> _Activity_:
In the answer, give only the lines from the one containing "Drift assessment: initial" to the end of the listing below, each reproduced word for word.

*** Begin section ***

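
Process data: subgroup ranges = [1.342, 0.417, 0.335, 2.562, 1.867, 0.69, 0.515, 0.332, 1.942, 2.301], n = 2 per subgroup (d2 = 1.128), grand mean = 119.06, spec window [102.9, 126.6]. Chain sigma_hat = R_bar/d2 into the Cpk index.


R_bar = (1.342 + 0.417 + 0.335 + 2.562 + 1.867 + 0.69 + 0.515 + 0.332 + 1.942 + 2.301) / 10 = 1.2303
sigma = R_bar / d2 = 1.2303 / 1.128 = 1.0906915
Cp = (USL - LSL)/(6*sigma) = (126.6 - 102.9)/(6*1.0906915) = 3.6216
Cpu = (126.6 - 119.06)/(3*1.0906915) = 2.3043
Cpl = (119.06 - 102.9)/(3*1.0906915) = 4.9388
Cpk = min(Cpu, Cpl) = 2.3043

2.3043


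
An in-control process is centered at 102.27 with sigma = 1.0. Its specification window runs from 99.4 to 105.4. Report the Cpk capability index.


Cpu = (USL - mean) / (3*sigma) = (105.4 - 102.27) / (3*1.0) = 1.0433
Cpl = (mean - LSL) / (3*sigma) = (102.27 - 99.4) / (3*1.0) = 0.9567
Cpk = min(Cpu, Cpl) = 0.9567

0.9567


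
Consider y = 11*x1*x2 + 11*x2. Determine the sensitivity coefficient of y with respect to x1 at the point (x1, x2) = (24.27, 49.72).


y = 11*x1*x2 + 11*x2
dy/dx1 = 11*x2
Evaluate at x2 = 49.72: c1 = 11 * 49.72
c1 = 546.9200

546.9200


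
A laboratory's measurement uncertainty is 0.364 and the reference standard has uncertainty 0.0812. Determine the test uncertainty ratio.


TUR = u_lab / u_ref
= 0.364 / 0.0812
= 4.4828

4.4828


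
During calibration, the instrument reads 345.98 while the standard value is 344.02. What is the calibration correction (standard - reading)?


Correction = standard - reading
= 344.02 - 345.98
= -1.9600

-1.9600


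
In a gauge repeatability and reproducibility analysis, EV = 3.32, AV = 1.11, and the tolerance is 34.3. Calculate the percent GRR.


GRR = sqrt(EV^2 + AV^2) = sqrt(3.32^2 + 1.11^2) = 3.5006428
%GRR = GRR / tol * 100 = 3.5006428 / 34.3 * 100
%GRR = 10.2060

10.2060


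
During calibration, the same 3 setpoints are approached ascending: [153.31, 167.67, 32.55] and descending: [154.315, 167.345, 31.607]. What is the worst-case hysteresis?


|153.31 - 154.315| = 1.0050
|167.67 - 167.345| = 0.3250
|32.55 - 31.607| = 0.9430
hysteresis = max(diffs) = 1.0050

1.0050


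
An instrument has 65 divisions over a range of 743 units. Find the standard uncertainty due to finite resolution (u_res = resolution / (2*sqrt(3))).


resolution = range / divisions
resolution = 743 / 65 = 11.430769
u_res = resolution / (2*sqrt(3))
u_res = 11.430769 / 3.4641016
u_res = 3.2998

3.2998


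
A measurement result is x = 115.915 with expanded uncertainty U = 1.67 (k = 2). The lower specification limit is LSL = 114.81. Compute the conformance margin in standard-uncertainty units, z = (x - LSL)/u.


u = U / k = 1.67 / 2 = 0.835
margin = |LSL - x| = |114.81 - 115.915| = 1.105
z = margin / u = 1.105 / 0.835
z = 1.3234

1.3234


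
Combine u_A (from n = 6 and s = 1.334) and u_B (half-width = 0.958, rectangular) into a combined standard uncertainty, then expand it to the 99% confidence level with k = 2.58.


u_A = s / sqrt(n) = 1.334 / sqrt(6) = 0.54460322
u_B = half_width / sqrt(3) = 0.958 / sqrt(3) = 0.55310156
uc = sqrt(u_A^2 + u_B^2) = sqrt(0.54460322^2 + 0.55310156^2) = 0.77621775
U = k * uc = 2.58 * 0.77621775
U = 2.0026

2.0026


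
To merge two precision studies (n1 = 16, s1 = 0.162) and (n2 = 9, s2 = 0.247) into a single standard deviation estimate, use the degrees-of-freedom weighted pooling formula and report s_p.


s_p = sqrt(((n1-1)*s1^2 + (n2-1)*s2^2) / (n1+n2-2))
numerator = (16-1)*0.162^2 + (9-1)*0.247^2 = 0.39366 + 0.488072 = 0.881732
denominator = 16 + 9 - 2 = 23
s_p^2 = 0.881732 / 23 = 0.038336174
s_p = sqrt(0.038336174) = 0.1958

0.1958


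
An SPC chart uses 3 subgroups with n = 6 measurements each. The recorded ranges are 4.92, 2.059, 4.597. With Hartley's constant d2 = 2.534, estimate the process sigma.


R_bar = (4.92 + 2.059 + 4.597) / 3
R_bar = 11.576 / 3 = 3.8586667
sigma_hat = R_bar / d2 = 3.8586667 / 2.534 = 1.5228

1.5228


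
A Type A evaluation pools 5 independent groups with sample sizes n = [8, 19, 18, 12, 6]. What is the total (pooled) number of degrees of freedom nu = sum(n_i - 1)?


nu = sum_i (n_i - 1)
nu = ((8 - 1) + (19 - 1) + (18 - 1) + (12 - 1) + (6 - 1))
nu = 7 + 18 + 17 + 11 + 5
nu = 58

58


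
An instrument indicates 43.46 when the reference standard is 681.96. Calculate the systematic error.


Systematic error = measured - true
= 43.46 - 681.96
= -638.5000

-638.5000


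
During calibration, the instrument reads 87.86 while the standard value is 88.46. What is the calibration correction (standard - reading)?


Correction = standard - reading
= 88.46 - 87.86
= 0.6000

0.6000


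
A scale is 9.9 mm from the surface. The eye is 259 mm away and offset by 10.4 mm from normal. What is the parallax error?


error = h * offset / d
= 9.9 * 10.4 / 259
= 0.3975

0.3975


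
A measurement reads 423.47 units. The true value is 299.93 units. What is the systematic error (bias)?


Systematic error = measured - true
= 423.47 - 299.93
= 123.5400

123.5400


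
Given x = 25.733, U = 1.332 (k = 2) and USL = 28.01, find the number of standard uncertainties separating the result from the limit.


u = U / k = 1.332 / 2 = 0.666
margin = |USL - x| = |28.01 - 25.733| = 2.277
z = margin / u = 2.277 / 0.666
z = 3.4189

3.4189


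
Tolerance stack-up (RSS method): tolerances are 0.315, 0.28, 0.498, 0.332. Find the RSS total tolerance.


RSS = sqrt(0.315^2 + 0.28^2 + 0.498^2 + 0.332^2)
= sqrt(0.535853)
= 0.7320

0.7320


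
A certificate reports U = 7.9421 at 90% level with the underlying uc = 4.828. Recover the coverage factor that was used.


k = U / uc
k = 7.9421 / 4.828
k = 1.645

1.645


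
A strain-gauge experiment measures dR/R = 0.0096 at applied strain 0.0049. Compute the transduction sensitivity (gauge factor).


GF = (dR/R) / epsilon
= 0.0096 / 0.0049
= 1.9592

1.9592


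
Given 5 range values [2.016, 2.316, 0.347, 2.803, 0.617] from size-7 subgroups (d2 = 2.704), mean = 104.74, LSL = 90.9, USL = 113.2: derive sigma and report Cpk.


R_bar = (2.016 + 2.316 + 0.347 + 2.803 + 0.617) / 5 = 1.6198
sigma = R_bar / d2 = 1.6198 / 2.704 = 0.59903846
Cp = (USL - LSL)/(6*sigma) = (113.2 - 90.9)/(6*0.59903846) = 6.2044
Cpu = (113.2 - 104.74)/(3*0.59903846) = 4.7075
Cpl = (104.74 - 90.9)/(3*0.59903846) = 7.7012
Cpk = min(Cpu, Cpl) = 4.7075

4.7075


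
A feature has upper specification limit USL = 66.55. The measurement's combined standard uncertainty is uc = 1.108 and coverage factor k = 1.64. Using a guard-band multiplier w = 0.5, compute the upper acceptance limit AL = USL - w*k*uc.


U = k * uc = 1.64 * 1.108 = 1.81712
guard band g = w * U = 0.5 * 1.81712 = 0.90856
AL = USL - g = 66.55 - 0.90856
AL = 65.6414

65.6414


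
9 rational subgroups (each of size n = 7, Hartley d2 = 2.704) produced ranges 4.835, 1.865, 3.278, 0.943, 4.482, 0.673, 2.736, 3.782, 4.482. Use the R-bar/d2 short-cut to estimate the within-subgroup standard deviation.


R_bar = (4.835 + 1.865 + 3.278 + 0.943 + 4.482 + 0.673 + 2.736 + 3.782 + 4.482) / 9
R_bar = 27.076 / 9 = 3.0084444
sigma_hat = R_bar / d2 = 3.0084444 / 2.704 = 1.1126

1.1126


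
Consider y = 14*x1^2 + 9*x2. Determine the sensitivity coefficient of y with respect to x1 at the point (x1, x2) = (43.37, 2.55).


y = 14*x1^2 + 9*x2
dy/dx1 = 2*14*x1
Evaluate at x1 = 43.37: c1 = 28 * 43.37
c1 = 1214.3600

1214.3600


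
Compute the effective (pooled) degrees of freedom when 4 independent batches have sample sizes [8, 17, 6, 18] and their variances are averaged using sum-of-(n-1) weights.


nu = sum_i (n_i - 1)
nu = ((8 - 1) + (17 - 1) + (6 - 1) + (18 - 1))
nu = 7 + 16 + 5 + 17
nu = 45

45


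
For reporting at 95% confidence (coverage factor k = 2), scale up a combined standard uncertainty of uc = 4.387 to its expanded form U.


U = k * uc
U = 2 * 4.387
U = 8.7740

8.7740


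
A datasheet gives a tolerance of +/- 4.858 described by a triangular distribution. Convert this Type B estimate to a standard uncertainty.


u_B = half_width / sqrt(6)
u_B = 4.858 / 2.4494897
u_B = 1.9833

1.9833


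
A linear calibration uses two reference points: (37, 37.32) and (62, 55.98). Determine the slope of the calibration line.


slope = (y2 - y1) / (x2 - x1)
= (55.98 - 37.32) / (62 - 37)
= 18.6600 / 25
= 0.7464

0.7464


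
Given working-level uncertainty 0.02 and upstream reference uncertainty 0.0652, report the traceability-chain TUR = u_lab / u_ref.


TUR = u_lab / u_ref
= 0.02 / 0.0652
= 0.3067

0.3067


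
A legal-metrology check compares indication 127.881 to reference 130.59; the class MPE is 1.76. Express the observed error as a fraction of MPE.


e = indication - reference = 127.881 - 130.59 = -2.7090
|e| = 2.7090
ratio = |e| / MPE = 2.7090 / 1.76
ratio = 1.5392

1.5392


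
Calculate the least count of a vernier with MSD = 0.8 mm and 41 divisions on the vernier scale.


LC = MSD / n_div
= 0.8 / 41
= 0.0195

0.0195


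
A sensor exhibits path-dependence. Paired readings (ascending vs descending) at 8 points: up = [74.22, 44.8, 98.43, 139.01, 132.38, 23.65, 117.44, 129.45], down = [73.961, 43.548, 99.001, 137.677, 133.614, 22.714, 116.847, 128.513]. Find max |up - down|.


|74.22 - 73.961| = 0.2590
|44.8 - 43.548| = 1.2520
|98.43 - 99.001| = 0.5710
|139.01 - 137.677| = 1.3330
|132.38 - 133.614| = 1.2340
|23.65 - 22.714| = 0.9360
|117.44 - 116.847| = 0.5930
|129.45 - 128.513| = 0.9370
hysteresis = max(diffs) = 1.3330

1.3330


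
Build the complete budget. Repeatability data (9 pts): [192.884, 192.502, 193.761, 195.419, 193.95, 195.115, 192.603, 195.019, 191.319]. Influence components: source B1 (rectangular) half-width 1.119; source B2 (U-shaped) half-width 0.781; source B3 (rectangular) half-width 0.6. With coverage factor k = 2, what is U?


mean = (192.884 + 192.502 + 193.761 + 195.419 + 193.95 + 195.115 + 192.603 + 195.019 + 191.319) / 9 = 193.6191111
s = sqrt(sum((x - mean)^2)/(n-1)) = 1.3999067
u_A = s / sqrt(n) = 1.3999067 / sqrt(9) = 0.46663557
u_B1 = 1.119 / sqrt(3) = 0.64605495
u_B2 = 0.781 / sqrt(2) = 0.5522504
u_B3 = 0.6 / sqrt(3) = 0.34641016
uc = sqrt(0.46663557^2 + 0.64605495^2 + 0.5522504^2 + 0.34641016^2) = 1.0296195
U = k * uc = 2 * 1.0296195
U = 2.0592

2.0592


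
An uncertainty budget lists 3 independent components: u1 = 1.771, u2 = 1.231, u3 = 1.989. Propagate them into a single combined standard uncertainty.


uc = sqrt(1.771^2 + 1.231^2 + 1.989^2)
uc = sqrt(8.607923)
uc = 2.9339

2.9339


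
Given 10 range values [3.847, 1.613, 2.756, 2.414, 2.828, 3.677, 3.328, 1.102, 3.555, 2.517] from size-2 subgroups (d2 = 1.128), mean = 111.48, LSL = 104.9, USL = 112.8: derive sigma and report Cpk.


R_bar = (3.847 + 1.613 + 2.756 + 2.414 + 2.828 + 3.677 + 3.328 + 1.102 + 3.555 + 2.517) / 10 = 2.7637
sigma = R_bar / d2 = 2.7637 / 1.128 = 2.4500887
Cp = (USL - LSL)/(6*sigma) = (112.8 - 104.9)/(6*2.4500887) = 0.5374
Cpu = (112.8 - 111.48)/(3*2.4500887) = 0.1796
Cpl = (111.48 - 104.9)/(3*2.4500887) = 0.8952
Cpk = min(Cpu, Cpl) = 0.1796

0.1796


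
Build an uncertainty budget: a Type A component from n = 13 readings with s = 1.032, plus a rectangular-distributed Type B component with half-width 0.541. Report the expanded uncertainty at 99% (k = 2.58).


u_A = s / sqrt(n) = 1.032 / sqrt(13) = 0.2862253
u_B = half_width / sqrt(3) = 0.541 / sqrt(3) = 0.3123465
uc = sqrt(u_A^2 + u_B^2) = sqrt(0.2862253^2 + 0.3123465^2) = 0.42365701
U = k * uc = 2.58 * 0.42365701
U = 1.0930

1.0930


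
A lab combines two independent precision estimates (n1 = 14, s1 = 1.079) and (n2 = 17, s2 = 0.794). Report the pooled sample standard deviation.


s_p = sqrt(((n1-1)*s1^2 + (n2-1)*s2^2) / (n1+n2-2))
numerator = (14-1)*1.079^2 + (17-1)*0.794^2 = 15.135133 + 10.086976 = 25.222109
denominator = 14 + 17 - 2 = 29
s_p^2 = 25.222109 / 29 = 0.8697279
s_p = sqrt(0.8697279) = 0.9326

0.9326


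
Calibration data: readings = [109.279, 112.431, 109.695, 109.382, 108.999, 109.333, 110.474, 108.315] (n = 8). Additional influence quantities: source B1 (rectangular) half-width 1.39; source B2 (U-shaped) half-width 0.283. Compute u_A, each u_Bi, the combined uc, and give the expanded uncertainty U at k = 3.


mean = (109.279 + 112.431 + 109.695 + 109.382 + 108.999 + 109.333 + 110.474 + 108.315) / 8 = 109.7385
s = sqrt(sum((x - mean)^2)/(n-1)) = 1.2460385
u_A = s / sqrt(n) = 1.2460385 / sqrt(8) = 0.44054114
u_B1 = 1.39 / sqrt(3) = 0.80251687
u_B2 = 0.283 / sqrt(2) = 0.20011122
uc = sqrt(0.44054114^2 + 0.80251687^2 + 0.20011122^2) = 0.93709889
U = k * uc = 3 * 0.93709889
U = 2.8113

2.8113


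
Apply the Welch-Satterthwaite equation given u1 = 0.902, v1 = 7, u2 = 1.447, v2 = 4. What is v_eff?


uc = sqrt(u1^2 + u2^2) = sqrt(0.902^2 + 1.447^2) = 1.7051138
v_eff = uc^4 / (u1^4/v1 + u2^4/v2)
= 1.7051138^4 / (0.902^4/7 + 1.447^4/4)
= 8.4530508 / 1.1905735
v_eff = 7.1000

7.1000


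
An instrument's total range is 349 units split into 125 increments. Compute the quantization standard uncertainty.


resolution = range / divisions
resolution = 349 / 125 = 2.792
u_res = resolution / (2*sqrt(3))
u_res = 2.792 / 3.4641016
u_res = 0.8060

0.8060


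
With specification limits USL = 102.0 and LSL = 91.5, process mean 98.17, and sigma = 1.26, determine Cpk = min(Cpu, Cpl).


Cpu = (USL - mean) / (3*sigma) = (102.0 - 98.17) / (3*1.26) = 1.0132
Cpl = (mean - LSL) / (3*sigma) = (98.17 - 91.5) / (3*1.26) = 1.7646
Cpk = min(Cpu, Cpl) = 1.0132

1.0132


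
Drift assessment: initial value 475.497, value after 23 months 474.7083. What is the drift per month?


rate = (v2 - v1) / months
= (474.7083 - 475.497) / 23
= -0.7887 / 23
= -0.0343

-0.0343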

*** End section ***

> _Worked solution_:
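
Drift assessment: initial value 475.497, value after 23 months 474.7083. What is the drift per month?


rate = (v2 - v1) / months
= (474.7083 - 475.497) / 23
= -0.7887 / 23
= -0.0343

-0.0343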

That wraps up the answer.